§ What to work on
All lines with the word "write" must be pulled from the entries below.

§ Dataset
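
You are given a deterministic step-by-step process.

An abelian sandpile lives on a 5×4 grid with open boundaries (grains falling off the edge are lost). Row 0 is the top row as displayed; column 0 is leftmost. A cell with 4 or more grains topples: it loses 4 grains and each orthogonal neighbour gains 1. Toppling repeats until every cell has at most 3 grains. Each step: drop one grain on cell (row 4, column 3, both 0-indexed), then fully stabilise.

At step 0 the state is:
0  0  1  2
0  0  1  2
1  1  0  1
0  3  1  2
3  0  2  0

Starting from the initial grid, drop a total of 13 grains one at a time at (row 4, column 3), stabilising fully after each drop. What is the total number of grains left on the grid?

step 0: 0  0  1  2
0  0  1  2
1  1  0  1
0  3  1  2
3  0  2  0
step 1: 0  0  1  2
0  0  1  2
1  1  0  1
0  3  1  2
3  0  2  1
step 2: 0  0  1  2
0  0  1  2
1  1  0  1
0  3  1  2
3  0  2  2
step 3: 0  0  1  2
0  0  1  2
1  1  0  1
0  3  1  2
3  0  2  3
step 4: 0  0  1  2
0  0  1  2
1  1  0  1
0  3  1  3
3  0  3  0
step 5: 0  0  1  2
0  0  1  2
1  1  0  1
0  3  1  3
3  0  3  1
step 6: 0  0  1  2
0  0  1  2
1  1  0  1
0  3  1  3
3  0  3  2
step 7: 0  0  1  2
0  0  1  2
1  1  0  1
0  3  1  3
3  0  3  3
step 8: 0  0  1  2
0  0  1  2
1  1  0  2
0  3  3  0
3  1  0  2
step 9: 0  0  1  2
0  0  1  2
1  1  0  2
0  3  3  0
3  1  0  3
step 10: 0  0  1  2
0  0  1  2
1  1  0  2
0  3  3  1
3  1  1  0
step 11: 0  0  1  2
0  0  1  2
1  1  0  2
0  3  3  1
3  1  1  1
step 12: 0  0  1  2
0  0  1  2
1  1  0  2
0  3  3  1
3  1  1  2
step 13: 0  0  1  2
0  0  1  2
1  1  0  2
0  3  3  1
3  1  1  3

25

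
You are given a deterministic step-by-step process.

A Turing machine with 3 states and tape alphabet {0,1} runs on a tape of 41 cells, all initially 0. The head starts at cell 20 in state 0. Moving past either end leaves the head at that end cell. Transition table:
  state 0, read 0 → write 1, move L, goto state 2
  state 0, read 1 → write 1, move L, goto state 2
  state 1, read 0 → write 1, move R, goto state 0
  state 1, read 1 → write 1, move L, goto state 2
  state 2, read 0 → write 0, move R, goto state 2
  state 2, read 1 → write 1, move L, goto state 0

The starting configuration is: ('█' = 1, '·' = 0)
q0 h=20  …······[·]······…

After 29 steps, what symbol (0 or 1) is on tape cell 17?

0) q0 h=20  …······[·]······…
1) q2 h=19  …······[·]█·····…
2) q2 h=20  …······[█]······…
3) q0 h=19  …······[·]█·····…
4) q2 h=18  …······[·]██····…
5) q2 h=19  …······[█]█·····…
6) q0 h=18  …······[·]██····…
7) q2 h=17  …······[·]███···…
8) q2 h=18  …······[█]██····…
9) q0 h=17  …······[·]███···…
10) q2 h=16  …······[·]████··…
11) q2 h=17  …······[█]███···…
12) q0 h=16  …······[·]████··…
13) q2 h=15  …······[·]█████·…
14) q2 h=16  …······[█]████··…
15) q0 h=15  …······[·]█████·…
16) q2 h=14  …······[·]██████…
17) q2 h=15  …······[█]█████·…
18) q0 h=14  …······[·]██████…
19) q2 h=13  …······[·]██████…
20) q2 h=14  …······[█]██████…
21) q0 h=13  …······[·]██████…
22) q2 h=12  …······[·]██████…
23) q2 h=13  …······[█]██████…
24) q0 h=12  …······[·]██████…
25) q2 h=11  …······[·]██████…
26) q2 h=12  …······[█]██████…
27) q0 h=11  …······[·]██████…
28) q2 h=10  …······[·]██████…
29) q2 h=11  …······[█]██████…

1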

§ Answer to the problem
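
  state 0, read 0 → write 1, move L, goto state 2
  state 0, read 1 → write 1, move L, goto state 2
  state 1, read 0 → write 1, move R, goto state 0
  state 1, read 1 → write 1, move L, goto state 2
  state 2, read 0 → write 0, move R, goto state 2
  state 2, read 1 → write 1, move L, goto state 0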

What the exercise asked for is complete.